• EXERCISE: Could you copy exactly the line that contains "At what byte" and every line after it to the end of the records, and nothing more?

*** MATERIAL TO PROCESS

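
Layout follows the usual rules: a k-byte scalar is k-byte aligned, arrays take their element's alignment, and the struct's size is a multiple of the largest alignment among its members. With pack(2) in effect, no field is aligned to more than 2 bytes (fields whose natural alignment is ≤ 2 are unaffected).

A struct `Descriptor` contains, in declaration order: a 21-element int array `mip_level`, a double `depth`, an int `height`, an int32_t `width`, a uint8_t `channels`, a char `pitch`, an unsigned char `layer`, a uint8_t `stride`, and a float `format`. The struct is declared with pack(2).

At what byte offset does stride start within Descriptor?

103

mip_level at 0 (size 84, align 2) → ends 84
depth at 84 (size 8, align 2) → ends 92
height at 92 (size 4, align 2) → ends 96
width at 96 (size 4, align 2) → ends 100
channels at 100 (size 1, align 1) → ends 101
pitch at 101 (size 1, align 1) → ends 102
layer at 102 (size 1, align 1) → ends 103
stride at 103 (size 1, align 1) → ends 104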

******

• RESULT BELOW:
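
At what byte offset does stride start within Descriptor?

103

mip_level at 0 (size 84, align 2) → ends 84
depth at 84 (size 8, align 2) → ends 92
height at 92 (size 4, align 2) → ends 96
width at 96 (size 4, align 2) → ends 100
channels at 100 (size 1, align 1) → ends 101
pitch at 101 (size 1, align 1) → ends 102
layer at 102 (size 1, align 1) → ends 103
stride at 103 (size 1, align 1) → ends 104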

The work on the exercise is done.